● **ACTIVITY**
Identify all lines of the data containing the string "lights" and copy them.

(Saved entries)
--- START ---
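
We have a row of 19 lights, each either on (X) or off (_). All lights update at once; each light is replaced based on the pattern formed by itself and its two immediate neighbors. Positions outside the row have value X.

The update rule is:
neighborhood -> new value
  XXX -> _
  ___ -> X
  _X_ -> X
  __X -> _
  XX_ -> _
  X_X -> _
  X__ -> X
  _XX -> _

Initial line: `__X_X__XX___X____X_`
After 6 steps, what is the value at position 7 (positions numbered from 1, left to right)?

_

step 1: X_X_XX___XX_XXXX_X_
step 2: __X___XX_________X_
step 3: X_XXX___XXXXXXXX_X_
step 4: _____XX__________X_
step 5: XXXX___XXXXXXXXX_X_
step 6: ____XX___________X_
position 7 holds _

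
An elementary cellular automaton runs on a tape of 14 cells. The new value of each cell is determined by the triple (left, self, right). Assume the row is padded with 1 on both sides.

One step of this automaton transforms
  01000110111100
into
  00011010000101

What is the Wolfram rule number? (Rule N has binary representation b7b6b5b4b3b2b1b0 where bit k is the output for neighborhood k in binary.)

67

position 9: 111 → 0  (bit 7 = 0)
position 6: 110 → 1  (bit 6 = 1)
position 0: 101 → 0  (bit 5 = 0)
position 2: 100 → 0  (bit 4 = 0)
position 5: 011 → 0  (bit 3 = 0)
position 1: 010 → 0  (bit 2 = 0)
position 4: 001 → 1  (bit 1 = 1)
position 3: 000 → 1  (bit 0 = 1)
bits b7..b0 = 01000011 = 67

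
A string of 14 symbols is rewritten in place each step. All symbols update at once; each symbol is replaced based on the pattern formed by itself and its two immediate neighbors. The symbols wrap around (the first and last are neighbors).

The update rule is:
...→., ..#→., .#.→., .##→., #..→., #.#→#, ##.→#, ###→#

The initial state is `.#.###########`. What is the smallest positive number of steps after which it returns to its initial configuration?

#.#.##########
##.#.#########
###.#.########
####.#.#######
#####.#.######
######.#.#####
#######.#.####
########.#.###
#########.#.##
##########.#.#
###########.#.
.###########.#
#.###########.
.#.###########

14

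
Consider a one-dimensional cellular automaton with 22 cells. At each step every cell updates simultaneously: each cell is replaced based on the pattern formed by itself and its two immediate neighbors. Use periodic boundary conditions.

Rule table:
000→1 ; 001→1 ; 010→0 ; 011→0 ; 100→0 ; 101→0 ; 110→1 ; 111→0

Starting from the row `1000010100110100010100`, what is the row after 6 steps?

step 1: 0011100001010001100001
step 2: 0100101110000110101110
step 3: 1001000010111010000010
step 4: 0010011100001000111100
step 5: 1100100101110011000101
step 6: 0101001000010101011000

0101001000010101011000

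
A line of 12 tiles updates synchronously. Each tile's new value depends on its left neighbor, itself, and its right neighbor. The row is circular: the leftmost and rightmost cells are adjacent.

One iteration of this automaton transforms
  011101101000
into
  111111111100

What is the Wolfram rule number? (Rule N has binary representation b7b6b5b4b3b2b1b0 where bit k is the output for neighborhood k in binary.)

position 2: 111 → 1  (bit 7 = 1)
position 3: 110 → 1  (bit 6 = 1)
position 4: 101 → 1  (bit 5 = 1)
position 9: 100 → 1  (bit 4 = 1)
position 1: 011 → 1  (bit 3 = 1)
position 8: 010 → 1  (bit 2 = 1)
position 0: 001 → 1  (bit 1 = 1)
position 10: 000 → 0  (bit 0 = 0)
bits b7..b0 = 11111110 = 254

254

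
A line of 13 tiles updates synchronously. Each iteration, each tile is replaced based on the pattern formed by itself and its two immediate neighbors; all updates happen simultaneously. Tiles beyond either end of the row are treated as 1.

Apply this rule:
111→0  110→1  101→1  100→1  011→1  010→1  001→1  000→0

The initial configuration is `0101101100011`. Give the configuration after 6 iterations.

1111111110110
0000000011111
1000000110000
1100001111001
0110011001111
1111111111000

1111111111000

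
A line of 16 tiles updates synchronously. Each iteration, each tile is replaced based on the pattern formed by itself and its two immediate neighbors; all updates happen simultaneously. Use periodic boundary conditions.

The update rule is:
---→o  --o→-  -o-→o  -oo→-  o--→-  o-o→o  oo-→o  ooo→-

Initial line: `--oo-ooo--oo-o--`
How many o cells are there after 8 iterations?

5

o--oo--o---ooo-o
o---o--o-o---oo-
o-o-o--ooo-o--oo
ooooo----ooo----
----o-oo---o-oo-
ooo-oo-o-o-oo-o-
--oo-oooooo-oooo
---oo-----oo---o
count of o: 5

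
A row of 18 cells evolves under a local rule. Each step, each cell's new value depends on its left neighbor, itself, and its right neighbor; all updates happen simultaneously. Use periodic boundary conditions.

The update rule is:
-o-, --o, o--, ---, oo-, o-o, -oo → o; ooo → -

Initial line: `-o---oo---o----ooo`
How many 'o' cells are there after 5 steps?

17

oooooooooooooooo-o
---------------ooo
oooooooooooooooo-o  (repeats step 1; period 2)
step 5: oooooooooooooooo-o
count of o: 17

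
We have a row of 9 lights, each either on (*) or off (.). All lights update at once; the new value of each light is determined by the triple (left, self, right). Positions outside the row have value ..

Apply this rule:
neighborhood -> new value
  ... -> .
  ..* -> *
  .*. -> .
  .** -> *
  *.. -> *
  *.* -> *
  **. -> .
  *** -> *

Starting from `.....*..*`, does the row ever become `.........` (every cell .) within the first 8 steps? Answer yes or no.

....*.**.
...*.**.*
..*.**.*.
.*.**.*.*
*.**.*.*.
.**.*.*.*
**.*.*.*.
*.*.*.*.*
step 8 is *.*.*.*.*, still not uniform .

no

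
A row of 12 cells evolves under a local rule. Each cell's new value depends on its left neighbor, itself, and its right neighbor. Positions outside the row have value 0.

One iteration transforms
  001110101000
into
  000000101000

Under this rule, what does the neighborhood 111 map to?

0

At position 3 the neighborhood is 111; the next row has 0 there.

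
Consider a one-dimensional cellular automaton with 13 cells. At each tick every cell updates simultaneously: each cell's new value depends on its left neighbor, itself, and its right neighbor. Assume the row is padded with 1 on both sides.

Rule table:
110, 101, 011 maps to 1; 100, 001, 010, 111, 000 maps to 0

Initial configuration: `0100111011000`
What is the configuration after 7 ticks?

1000101111000
1000011001000
1000011000000
1000011000000  (fixed point — unchanged through tick 7)

1000011000000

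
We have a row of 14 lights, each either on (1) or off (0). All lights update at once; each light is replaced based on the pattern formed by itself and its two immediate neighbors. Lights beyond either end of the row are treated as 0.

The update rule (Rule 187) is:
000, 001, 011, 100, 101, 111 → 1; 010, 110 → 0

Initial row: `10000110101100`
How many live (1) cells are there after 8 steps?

8

01111101011011
11111010110110
11110101101101
11101011011010
11010110110101
10101101101010
01011011010101
10110110101010
count of 1: 8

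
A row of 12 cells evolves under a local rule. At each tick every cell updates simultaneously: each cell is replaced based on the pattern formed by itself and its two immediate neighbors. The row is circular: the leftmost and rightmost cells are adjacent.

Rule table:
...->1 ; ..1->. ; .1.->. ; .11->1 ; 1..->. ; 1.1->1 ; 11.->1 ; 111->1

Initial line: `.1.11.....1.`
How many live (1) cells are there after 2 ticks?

tick 1: ..111.111...
tick 2: 1.1111111.11
count of 1: 10

10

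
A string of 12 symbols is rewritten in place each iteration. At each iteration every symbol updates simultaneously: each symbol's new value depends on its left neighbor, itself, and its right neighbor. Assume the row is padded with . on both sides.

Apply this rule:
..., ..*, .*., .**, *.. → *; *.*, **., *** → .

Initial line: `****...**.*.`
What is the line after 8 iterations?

********...*

*...****..**
*****...***.
*....****..*
******...***
*.....****..
*******...**
*......****.
********...*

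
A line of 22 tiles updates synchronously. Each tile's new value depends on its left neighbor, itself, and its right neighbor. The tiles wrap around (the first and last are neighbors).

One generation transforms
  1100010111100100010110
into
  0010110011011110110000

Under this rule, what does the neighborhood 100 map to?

1

At position 2 the neighborhood is 100; the next row has 1 there.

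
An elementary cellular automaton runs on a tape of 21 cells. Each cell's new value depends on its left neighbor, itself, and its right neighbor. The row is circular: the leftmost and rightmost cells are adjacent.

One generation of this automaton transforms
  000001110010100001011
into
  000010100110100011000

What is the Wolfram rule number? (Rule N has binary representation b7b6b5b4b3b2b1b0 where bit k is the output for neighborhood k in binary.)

position 6: 111 → 1  (bit 7 = 1)
position 7: 110 → 0  (bit 6 = 0)
position 11: 101 → 0  (bit 5 = 0)
position 0: 100 → 0  (bit 4 = 0)
position 5: 011 → 0  (bit 3 = 0)
position 10: 010 → 1  (bit 2 = 1)
position 4: 001 → 1  (bit 1 = 1)
position 1: 000 → 0  (bit 0 = 0)
bits b7..b0 = 10000110 = 134

134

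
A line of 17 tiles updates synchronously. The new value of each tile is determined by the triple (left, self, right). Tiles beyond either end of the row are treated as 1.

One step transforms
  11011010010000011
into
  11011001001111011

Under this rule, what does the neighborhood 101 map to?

0

At position 2 the neighborhood is 101; the next row has 0 there.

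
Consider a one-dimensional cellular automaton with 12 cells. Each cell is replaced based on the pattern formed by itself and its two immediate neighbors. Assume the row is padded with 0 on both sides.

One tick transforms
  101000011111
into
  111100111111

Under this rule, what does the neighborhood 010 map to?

At position 0 the neighborhood is 010; the next row has 1 there.

1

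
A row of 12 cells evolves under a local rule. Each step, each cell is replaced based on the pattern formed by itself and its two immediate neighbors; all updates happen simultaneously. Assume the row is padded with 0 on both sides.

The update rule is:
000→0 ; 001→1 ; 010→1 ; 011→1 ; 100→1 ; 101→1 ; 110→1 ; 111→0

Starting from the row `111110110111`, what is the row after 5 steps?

100011111101
110110000111
111111001101
100001111111
110011000001

110011000001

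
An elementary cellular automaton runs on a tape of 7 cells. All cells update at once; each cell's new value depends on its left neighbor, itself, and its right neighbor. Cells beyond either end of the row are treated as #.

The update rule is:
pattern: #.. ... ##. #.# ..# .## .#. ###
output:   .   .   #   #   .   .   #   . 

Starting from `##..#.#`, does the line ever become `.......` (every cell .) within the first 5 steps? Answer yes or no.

no

.#..##.
##...##
.#.....
##.....
.#.....
step 5 is .#....., still not uniform .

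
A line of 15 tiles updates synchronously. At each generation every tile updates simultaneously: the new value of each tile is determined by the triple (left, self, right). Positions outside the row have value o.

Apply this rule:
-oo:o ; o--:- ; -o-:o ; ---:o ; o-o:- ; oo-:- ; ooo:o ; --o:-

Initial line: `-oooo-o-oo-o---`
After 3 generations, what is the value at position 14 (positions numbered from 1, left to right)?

o

generation 1: -ooo--o-o--o-o-
generation 2: -oo---o-o--o-o-
generation 3: -o--o-o-o--o-o-
position 14 holds o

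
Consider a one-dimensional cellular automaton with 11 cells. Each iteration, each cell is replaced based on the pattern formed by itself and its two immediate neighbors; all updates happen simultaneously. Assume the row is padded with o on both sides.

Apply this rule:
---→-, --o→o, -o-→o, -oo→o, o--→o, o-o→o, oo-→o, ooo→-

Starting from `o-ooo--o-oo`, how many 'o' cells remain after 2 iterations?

5

ooo-oooooo-
--ooo----oo
count of o: 5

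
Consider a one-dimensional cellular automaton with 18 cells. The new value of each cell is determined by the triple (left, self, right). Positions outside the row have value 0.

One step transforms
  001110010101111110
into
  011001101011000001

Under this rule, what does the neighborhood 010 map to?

At position 7 the neighborhood is 010; the next row has 0 there.

0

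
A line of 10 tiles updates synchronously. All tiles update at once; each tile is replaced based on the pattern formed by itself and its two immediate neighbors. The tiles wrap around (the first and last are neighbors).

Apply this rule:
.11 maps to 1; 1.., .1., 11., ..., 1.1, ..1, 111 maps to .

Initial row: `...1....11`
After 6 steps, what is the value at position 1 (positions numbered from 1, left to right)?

........1.
..........
..........  (fixed point — unchanged through step 6)
position 1 holds .

.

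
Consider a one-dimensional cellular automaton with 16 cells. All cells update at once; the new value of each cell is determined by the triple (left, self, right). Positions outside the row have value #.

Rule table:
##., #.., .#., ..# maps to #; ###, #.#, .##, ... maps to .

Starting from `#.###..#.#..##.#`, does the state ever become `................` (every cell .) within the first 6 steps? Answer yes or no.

no

step 1: #...####.###.#..
step 2: ##.#...#...#.###
step 3: .#.##.###.##....
step 4: .#..#...#..##..#
step 5: .#####.####.###.
step 6: .....#....#...#.
step 6 is .....#....#...#., still not uniform .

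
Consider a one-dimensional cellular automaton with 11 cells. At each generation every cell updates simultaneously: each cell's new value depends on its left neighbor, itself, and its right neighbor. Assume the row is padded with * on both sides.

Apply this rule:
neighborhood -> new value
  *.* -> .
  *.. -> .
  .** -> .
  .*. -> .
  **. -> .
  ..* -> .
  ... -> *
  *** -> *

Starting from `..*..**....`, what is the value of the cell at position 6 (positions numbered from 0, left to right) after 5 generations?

........**.
.******....
..****..**.
...**......
.*....****.
position 6 holds *

*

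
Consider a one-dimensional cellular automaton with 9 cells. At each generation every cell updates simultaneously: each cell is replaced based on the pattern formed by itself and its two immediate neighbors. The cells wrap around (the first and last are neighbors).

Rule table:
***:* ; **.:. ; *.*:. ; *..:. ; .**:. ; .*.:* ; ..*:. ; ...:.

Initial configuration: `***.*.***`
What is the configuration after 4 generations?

....*....

**..*..**
*...*...*
....*....
....*....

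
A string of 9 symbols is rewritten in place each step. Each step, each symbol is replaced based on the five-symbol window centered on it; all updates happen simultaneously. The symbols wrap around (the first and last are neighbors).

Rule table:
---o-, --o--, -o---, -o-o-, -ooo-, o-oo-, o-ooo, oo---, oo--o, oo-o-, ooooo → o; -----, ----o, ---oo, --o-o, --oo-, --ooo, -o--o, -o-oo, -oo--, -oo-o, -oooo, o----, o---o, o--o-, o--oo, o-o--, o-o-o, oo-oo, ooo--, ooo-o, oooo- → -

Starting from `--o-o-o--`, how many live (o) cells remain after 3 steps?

-o-o-o-o-
--o-o-o--  (repeats step 0; period 2)
step 3: -o-o-o-o-
count of o: 4

4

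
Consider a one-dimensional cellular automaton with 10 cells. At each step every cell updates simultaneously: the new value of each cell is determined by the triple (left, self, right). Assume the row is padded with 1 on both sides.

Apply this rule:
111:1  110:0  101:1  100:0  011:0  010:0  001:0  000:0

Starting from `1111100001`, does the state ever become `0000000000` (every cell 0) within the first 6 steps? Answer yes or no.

yes

1111000000
1110000000
1100000000
1000000000
0000000000
all cells are 0 at step 5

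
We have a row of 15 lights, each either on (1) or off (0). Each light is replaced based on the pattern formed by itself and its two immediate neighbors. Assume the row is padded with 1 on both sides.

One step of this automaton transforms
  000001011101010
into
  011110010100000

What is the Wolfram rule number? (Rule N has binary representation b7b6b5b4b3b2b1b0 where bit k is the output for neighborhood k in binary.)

75

position 8: 111 → 0  (bit 7 = 0)
position 9: 110 → 1  (bit 6 = 1)
position 6: 101 → 0  (bit 5 = 0)
position 0: 100 → 0  (bit 4 = 0)
position 7: 011 → 1  (bit 3 = 1)
position 5: 010 → 0  (bit 2 = 0)
position 4: 001 → 1  (bit 1 = 1)
position 1: 000 → 1  (bit 0 = 1)
bits b7..b0 = 01001011 = 75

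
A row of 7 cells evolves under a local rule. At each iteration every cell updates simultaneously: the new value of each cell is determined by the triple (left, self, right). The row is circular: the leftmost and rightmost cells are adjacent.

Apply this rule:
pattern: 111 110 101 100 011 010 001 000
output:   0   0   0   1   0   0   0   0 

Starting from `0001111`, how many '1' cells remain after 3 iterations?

1000000
0100000
0010000
count of 1: 1

1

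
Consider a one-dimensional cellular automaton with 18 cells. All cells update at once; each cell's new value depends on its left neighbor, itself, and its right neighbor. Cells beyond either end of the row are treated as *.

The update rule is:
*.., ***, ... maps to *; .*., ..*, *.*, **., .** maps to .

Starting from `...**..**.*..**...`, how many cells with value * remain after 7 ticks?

**...*.....*...**.
*.**..****..**....
....*..**.*...***.
***..*.....**..*..
**.*..****...*..*.
*...*..**.**..*...
.**..*......*..**.
count of *: 6

6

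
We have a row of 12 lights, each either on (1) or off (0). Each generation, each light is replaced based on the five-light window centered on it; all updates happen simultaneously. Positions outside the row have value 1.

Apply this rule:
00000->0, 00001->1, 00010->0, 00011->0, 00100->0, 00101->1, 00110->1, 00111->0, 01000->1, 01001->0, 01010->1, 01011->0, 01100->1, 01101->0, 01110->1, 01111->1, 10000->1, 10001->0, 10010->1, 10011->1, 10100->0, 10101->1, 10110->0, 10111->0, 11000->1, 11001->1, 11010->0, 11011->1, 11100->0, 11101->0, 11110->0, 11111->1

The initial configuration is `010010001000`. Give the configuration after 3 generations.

generation 1: 000101000100
generation 2: 100110100001
generation 3: 011100011100

011100011100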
--- END ---
● **ANSWER AREA**
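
We have a row of 19 lights, each either on (X) or off (_). All lights update at once; each light is replaced based on the pattern formed by itself and its two immediate neighbors. Positions outside the row have value X.
We have a row of 9 lights, each either on (*) or off (.). All lights update at once; the new value of each light is determined by the triple (left, self, right). Positions outside the row have value ..
We have a row of 14 lights, each either on (1) or off (0). All lights update at once; each light is replaced based on the pattern formed by itself and its two immediate neighbors. Lights beyond either end of the row are treated as 0.
We have a row of 15 lights, each either on (1) or off (0). Each light is replaced based on the pattern formed by itself and its two immediate neighbors. Assume the row is padded with 1 on both sides.
We have a row of 12 lights, each either on (1) or off (0). Each generation, each light is replaced based on the five-light window centered on it; all updates happen simultaneously. Positions outside the row have value 1.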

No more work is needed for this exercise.